━━ GIVEN RECORDS

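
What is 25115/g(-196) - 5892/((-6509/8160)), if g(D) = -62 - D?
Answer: 6606022015/872206 ≈ 7573.9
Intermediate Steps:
25115/g(-196) - 5892/((-6509/8160)) = 25115/(-62 - 1*(-196)) - 5892/((-6509/8160)) = 25115/(-62 + 196) - 5892/((-6509*1/8160)) = 25115/134 - 5892/(-6509/8160) = 25115*(1/134) - 5892*(-8160/6509) = 25115/134 + 48078720/6509 = 6606022015/872206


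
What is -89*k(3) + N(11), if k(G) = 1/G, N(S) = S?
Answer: -56/3 ≈ -18.667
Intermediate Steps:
-89*k(3) + N(11) = -89/3 + 11 = -56/3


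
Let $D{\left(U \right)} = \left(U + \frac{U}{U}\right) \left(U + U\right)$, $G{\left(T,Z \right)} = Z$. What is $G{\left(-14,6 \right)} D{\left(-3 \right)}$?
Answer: $72$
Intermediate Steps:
$D{\left(U \right)} = 2 U \left(1 + U\right)$ ($D{\left(U \right)} = \left(U + 1\right) 2 U = \left(1 + U\right) 2 U = 2 U \left(1 + U\right)$)
$G{\left(-14,6 \right)} D{\left(-3 \right)} = 6 \cdot 2 \left(-3\right) \left(1 - 3\right) = 6 \cdot 2 \left(-3\right) \left(-2\right) = 6 \cdot 12 = 72$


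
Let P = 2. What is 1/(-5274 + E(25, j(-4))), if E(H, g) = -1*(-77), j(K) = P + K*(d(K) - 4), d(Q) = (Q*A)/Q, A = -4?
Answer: -1/5197 ≈ -0.00019242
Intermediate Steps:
d(Q) = -4 (d(Q) = (Q*(-4))/Q = (-4*Q)/Q = -4)
j(K) = 2 - 8*K (j(K) = 2 + K*(-4 - 4) = 2 + K*(-8) = 2 - 8*K)
E(H, g) = 77
1/(-5274 + E(25, j(-4))) = 1/(-5274 + 77) = 1/(-5197) = -1/5197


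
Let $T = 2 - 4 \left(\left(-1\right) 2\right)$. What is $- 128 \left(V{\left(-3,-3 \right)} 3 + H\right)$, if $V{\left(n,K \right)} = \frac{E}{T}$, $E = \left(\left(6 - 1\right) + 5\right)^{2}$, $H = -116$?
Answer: $11008$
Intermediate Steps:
$E = 100$ ($E = \left(5 + 5\right)^{2} = 10^{2} = 100$)
$T = 10$ ($T = 2 - -8 = 2 + 8 = 10$)
$V{\left(n,K \right)} = 10$ ($V{\left(n,K \right)} = \frac{100}{10} = 100 \cdot \frac{1}{10} = 10$)
$- 128 \left(V{\left(-3,-3 \right)} 3 + H\right) = - 128 \left(10 \cdot 3 - 116\right) = - 128 \left(30 - 116\right) = \left(-128\right) \left(-86\right) = 11008$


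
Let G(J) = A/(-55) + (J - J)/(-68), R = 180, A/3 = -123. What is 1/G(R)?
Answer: 55/369 ≈ 0.14905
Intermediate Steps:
A = -369 (A = 3*(-123) = -369)
G(J) = 369/55 (G(J) = -369/(-55) + (J - J)/(-68) = -369*(-1/55) + 0*(-1/68) = 369/55 + 0 = 369/55)
1/G(R) = 1/(369/55) = 55/369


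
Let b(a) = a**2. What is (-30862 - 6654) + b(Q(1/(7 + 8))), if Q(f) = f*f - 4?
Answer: -1898439299/50625 ≈ -37500.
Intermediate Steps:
Q(f) = -4 + f**2 (Q(f) = f**2 - 4 = -4 + f**2)
(-30862 - 6654) + b(Q(1/(7 + 8))) = (-30862 - 6654) + (-4 + (1/(7 + 8))**2)**2 = -37516 + (-4 + (1/15)**2)**2 = -37516 + (-4 + 1/225)**2 = -37516 + (-899/225)**2 = -37516 + 808201/50625 = -1898439299/50625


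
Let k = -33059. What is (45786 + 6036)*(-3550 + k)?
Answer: -1897151598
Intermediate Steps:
(45786 + 6036)*(-3550 + k) = (45786 + 6036)*(-3550 - 33059) = 51822*(-36609) = -1897151598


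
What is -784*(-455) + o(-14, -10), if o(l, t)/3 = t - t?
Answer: 356720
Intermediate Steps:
o(l, t) = 0 (o(l, t) = 3*(t - t) = 3*0 = 0)
-784*(-455) + o(-14, -10) = -784*(-455) + 0 = 356720 + 0 = 356720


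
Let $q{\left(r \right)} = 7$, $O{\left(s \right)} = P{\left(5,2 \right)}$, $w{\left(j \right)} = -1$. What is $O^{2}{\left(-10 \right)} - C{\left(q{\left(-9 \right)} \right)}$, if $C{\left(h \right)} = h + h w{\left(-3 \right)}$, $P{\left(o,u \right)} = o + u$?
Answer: $49$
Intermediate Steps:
$O{\left(s \right)} = 7$ ($O{\left(s \right)} = 5 + 2 = 7$)
$C{\left(h \right)} = 0$ ($C{\left(h \right)} = h + h \left(-1\right) = h - h = 0$)
$O^{2}{\left(-10 \right)} - C{\left(q{\left(-9 \right)} \right)} = 7^{2} - 0 = 49 + 0 = 49$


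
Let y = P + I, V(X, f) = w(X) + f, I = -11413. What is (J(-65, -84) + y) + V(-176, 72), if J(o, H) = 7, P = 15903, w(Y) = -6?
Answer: 4563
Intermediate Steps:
V(X, f) = -6 + f
y = 4490 (y = 15903 - 11413 = 4490)
(J(-65, -84) + y) + V(-176, 72) = (7 + 4490) + (-6 + 72) = 4497 + 66 = 4563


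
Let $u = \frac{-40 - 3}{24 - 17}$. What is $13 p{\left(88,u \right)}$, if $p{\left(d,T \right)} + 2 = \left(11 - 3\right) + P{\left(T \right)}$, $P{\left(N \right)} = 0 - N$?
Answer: $\frac{1105}{7} \approx 157.86$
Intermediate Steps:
$P{\left(N \right)} = - N$
$u = - \frac{43}{7} \approx -6.1429$
$p{\left(d,T \right)} = 6 - T$ ($p{\left(d,T \right)} = -2 - \left(-8 + T\right) = 6 - T$)
$13 p{\left(88,u \right)} = 13 \left(6 - - \frac{43}{7}\right) = 13 \left(6 + \frac{43}{7}\right) = 13 \cdot \frac{85}{7} = \frac{1105}{7}$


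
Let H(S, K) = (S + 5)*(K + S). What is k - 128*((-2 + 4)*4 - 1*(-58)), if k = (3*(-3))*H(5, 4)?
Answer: -9258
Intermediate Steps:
H(S, K) = (5 + S)*(K + S)
k = -810 (k = (3*(-3))*(5**2 + 5*4 + 5*5 + 4*5) = -9*(25 + 20 + 25 + 20) = -9*90 = -810)
k - 128*((-2 + 4)*4 - 1*(-58)) = -810 - 128*((-2 + 4)*4 - 1*(-58)) = -810 - 128*(2*4 + 58) = -810 - 128*(8 + 58) = -810 - 128*66 = -810 - 8448 = -9258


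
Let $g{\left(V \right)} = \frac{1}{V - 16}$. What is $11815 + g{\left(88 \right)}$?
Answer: $\frac{850681}{72} \approx 11815.0$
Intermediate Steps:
$g{\left(V \right)} = \frac{1}{-16 + V}$
$11815 + g{\left(88 \right)} = 11815 + \frac{1}{-16 + 88} = 11815 + \frac{1}{72} = \frac{850681}{72}$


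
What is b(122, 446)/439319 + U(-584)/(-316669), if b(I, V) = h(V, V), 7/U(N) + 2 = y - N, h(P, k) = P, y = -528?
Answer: 7623580963/7512410254194 ≈ 0.0010148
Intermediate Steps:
U(N) = 7/(-530 - N) (U(N) = 7/(-2 + (-528 - N)) = 7/(-530 - N))
b(I, V) = V
b(122, 446)/439319 + U(-584)/(-316669) = 446/439319 - 7/(530 - 584)/(-316669) = 446*(1/439319) - 7/(-54)*(-1/316669) = 446/439319 - 7*(-1/54)*(-1/316669) = 446/439319 + (7/54)*(-1/316669) = 446/439319 - 7/17100126 = 7623580963/7512410254194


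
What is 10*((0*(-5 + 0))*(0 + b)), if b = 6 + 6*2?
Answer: 0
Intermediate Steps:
b = 18 (b = 6 + 12 = 18)
10*((0*(-5 + 0))*(0 + b)) = 10*((0*(-5 + 0))*(0 + 18)) = 10*((0*(-5))*18) = 10*(0*18) = 10*0 = 0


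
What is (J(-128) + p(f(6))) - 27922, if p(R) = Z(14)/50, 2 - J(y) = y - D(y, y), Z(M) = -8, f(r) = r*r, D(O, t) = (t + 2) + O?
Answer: -701154/25 ≈ -28046.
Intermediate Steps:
D(O, t) = 2 + O + t (D(O, t) = (2 + t) + O = 2 + O + t)
f(r) = r²
J(y) = 4 + y (J(y) = 2 - (y - (2 + y + y)) = 2 - (y - (2 + 2*y)) = 2 - (y + (-2 - 2*y)) = 2 - (-2 - y) = 2 + (2 + y) = 4 + y)
p(R) = -4/25 (p(R) = -8/50 = -8*1/50 = -4/25)
(J(-128) + p(f(6))) - 27922 = ((4 - 128) - 4/25) - 27922 = (-124 - 4/25) - 27922 = -3104/25 - 27922 = -701154/25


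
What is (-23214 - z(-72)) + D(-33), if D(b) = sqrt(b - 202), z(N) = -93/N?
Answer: -557167/24 + I*sqrt(235) ≈ -23215.0 + 15.33*I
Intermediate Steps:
D(b) = sqrt(-202 + b)
(-23214 - z(-72)) + D(-33) = (-23214 - (-93)/(-72)) + sqrt(-202 - 33) = (-23214 - (-93)*(-1)/72) + sqrt(-235) = (-23214 - 1*31/24) + I*sqrt(235) = (-23214 - 31/24) + I*sqrt(235) = -557167/24 + I*sqrt(235)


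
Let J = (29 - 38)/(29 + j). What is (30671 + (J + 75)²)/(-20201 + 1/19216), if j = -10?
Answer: -251293146992/140133851815 ≈ -1.7932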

━━━━

• TASK DESCRIPTION:
In the data above, find the line that contains "Let G(J) = A/(-55)" and the line that contains "Answer: -1897151598". Repeat exactly those lines and every line between them, and only those.

• WORKED SOLUTION:
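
Let G(J) = A/(-55) + (J - J)/(-68), R = 180, A/3 = -123. What is 1/G(R)?
Answer: 55/369 ≈ 0.14905
Intermediate Steps:
A = -369 (A = 3*(-123) = -369)
G(J) = 369/55 (G(J) = -369/(-55) + (J - J)/(-68) = -369*(-1/55) + 0*(-1/68) = 369/55 + 0 = 369/55)
1/G(R) = 1/(369/55) = 55/369


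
Let b(a) = a**2. What is (-30862 - 6654) + b(Q(1/(7 + 8))), if Q(f) = f*f - 4?
Answer: -1898439299/50625 ≈ -37500.
Intermediate Steps:
Q(f) = -4 + f**2 (Q(f) = f**2 - 4 = -4 + f**2)
(-30862 - 6654) + b(Q(1/(7 + 8))) = (-30862 - 6654) + (-4 + (1/(7 + 8))**2)**2 = -37516 + (-4 + (1/15)**2)**2 = -37516 + (-4 + 1/225)**2 = -37516 + (-899/225)**2 = -37516 + 808201/50625 = -1898439299/50625


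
Let k = -33059. What is (45786 + 6036)*(-3550 + k)?
Answer: -1897151598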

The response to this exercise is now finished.